Output each record exactly, with nothing omitted.
#### Input data
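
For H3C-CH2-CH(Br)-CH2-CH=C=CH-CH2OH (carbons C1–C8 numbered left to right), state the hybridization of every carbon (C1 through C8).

C1 (4 σ bonds) has steric number 4: sp3.
C2 — 4 σ bonds. Steric number 4, so sp3.
C3 carries 4 σ bonds, giving a steric number of 4, so it is sp3.
C4 is sp3: 4 σ bonds, 4 electron-density regions.
C5 (3 σ bonds, plus one π bond) has steric number 3: sp2.
C6: 2 σ bonds, plus two π bonds — 2 electron domains, sp.
C7 is sp2: 3 σ bonds, plus one π bond, 3 electron-density regions.
C8 (4 σ bonds) has steric number 4: sp3.

C1 sp3, C2 sp3, C3 sp3, C4 sp3, C5 sp2, C6 sp, C7 sp2, C8 sp3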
########
* Task output *
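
For H3C-CH2-CH(Br)-CH2-CH=C=CH-CH2OH (carbons C1–C8 numbered left to right), state the hybridization of every carbon (C1 through C8).

C1 (4 σ bonds) has steric number 4: sp3.
C2 — 4 σ bonds. Steric number 4, so sp3.
C3 carries 4 σ bonds, giving a steric number of 4, so it is sp3.
C4 is sp3: 4 σ bonds, 4 electron-density regions.
C5 (3 σ bonds, plus one π bond) has steric number 3: sp2.
C6: 2 σ bonds, plus two π bonds — 2 electron domains, sp.
C7 is sp2: 3 σ bonds, plus one π bond, 3 electron-density regions.
C8 (4 σ bonds) has steric number 4: sp3.

C1 sp3, C2 sp3, C3 sp3, C4 sp3, C5 sp2, C6 sp, C7 sp2, C8 sp3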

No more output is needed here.